Task directions.
Entries follow. Give back exactly the lines starting at the one containing "- git add <f>: if" and ending at the one containing "- git reset", and no other lines.

Records from a data source:
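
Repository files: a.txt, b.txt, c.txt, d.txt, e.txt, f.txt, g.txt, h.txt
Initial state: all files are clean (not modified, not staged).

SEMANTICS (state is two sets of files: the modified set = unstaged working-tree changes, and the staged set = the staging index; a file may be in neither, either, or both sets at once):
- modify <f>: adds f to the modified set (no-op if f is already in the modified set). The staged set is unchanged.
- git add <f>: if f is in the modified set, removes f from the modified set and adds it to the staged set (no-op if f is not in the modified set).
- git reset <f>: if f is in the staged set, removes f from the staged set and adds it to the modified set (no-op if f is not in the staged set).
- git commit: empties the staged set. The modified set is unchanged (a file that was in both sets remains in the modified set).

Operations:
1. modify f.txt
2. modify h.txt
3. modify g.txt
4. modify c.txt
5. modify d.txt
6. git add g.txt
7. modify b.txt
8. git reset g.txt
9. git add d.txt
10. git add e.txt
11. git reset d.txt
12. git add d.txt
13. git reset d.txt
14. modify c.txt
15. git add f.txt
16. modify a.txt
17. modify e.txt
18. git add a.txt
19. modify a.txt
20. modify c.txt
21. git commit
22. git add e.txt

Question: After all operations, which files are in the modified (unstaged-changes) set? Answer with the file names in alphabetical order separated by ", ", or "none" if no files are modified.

Answer: a.txt, b.txt, c.txt, d.txt, g.txt, h.txt

Derivation:
After op 1 (modify f.txt): modified={f.txt} staged={none}
After op 2 (modify h.txt): modified={f.txt, h.txt} staged={none}
After op 3 (modify g.txt): modified={f.txt, g.txt, h.txt} staged={none}
After op 4 (modify c.txt): modified={c.txt, f.txt, g.txt, h.txt} staged={none}
After op 5 (modify d.txt): modified={c.txt, d.txt, f.txt, g.txt, h.txt} staged={none}
After op 6 (git add g.txt): modified={c.txt, d.txt, f.txt, h.txt} staged={g.txt}
After op 7 (modify b.txt): modified={b.txt, c.txt, d.txt, f.txt, h.txt} staged={g.txt}
After op 8 (git reset g.txt): modified={b.txt, c.txt, d.txt, f.txt, g.txt, h.txt} staged={none}
After op 9 (git add d.txt): modified={b.txt, c.txt, f.txt, g.txt, h.txt} staged={d.txt}
After op 10 (git add e.txt): modified={b.txt, c.txt, f.txt, g.txt, h.txt} staged={d.txt}
After op 11 (git reset d.txt): modified={b.txt, c.txt, d.txt, f.txt, g.txt, h.txt} staged={none}
After op 12 (git add d.txt): modified={b.txt, c.txt, f.txt, g.txt, h.txt} staged={d.txt}
After op 13 (git reset d.txt): modified={b.txt, c.txt, d.txt, f.txt, g.txt, h.txt} staged={none}
After op 14 (modify c.txt): modified={b.txt, c.txt, d.txt, f.txt, g.txt, h.txt} staged={none}
After op 15 (git add f.txt): modified={b.txt, c.txt, d.txt, g.txt, h.txt} staged={f.txt}
After op 16 (modify a.txt): modified={a.txt, b.txt, c.txt, d.txt, g.txt, h.txt} staged={f.txt}
After op 17 (modify e.txt): modified={a.txt, b.txt, c.txt, d.txt, e.txt, g.txt, h.txt} staged={f.txt}
After op 18 (git add a.txt): modified={b.txt, c.txt, d.txt, e.txt, g.txt, h.txt} staged={a.txt, f.txt}
After op 19 (modify a.txt): modified={a.txt, b.txt, c.txt, d.txt, e.txt, g.txt, h.txt} staged={a.txt, f.txt}
After op 20 (modify c.txt): modified={a.txt, b.txt, c.txt, d.txt, e.txt, g.txt, h.txt} staged={a.txt, f.txt}
After op 21 (git commit): modified={a.txt, b.txt, c.txt, d.txt, e.txt, g.txt, h.txt} staged={none}
After op 22 (git add e.txt): modified={a.txt, b.txt, c.txt, d.txt, g.txt, h.txt} staged={e.txt}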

Result for this exercise.
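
- git add <f>: if f is in the modified set, removes f from the modified set and adds it to the staged set (no-op if f is not in the modified set).
- git reset <f>: if f is in the staged set, removes f from the staged set and adds it to the modified set (no-op if f is not in the staged set).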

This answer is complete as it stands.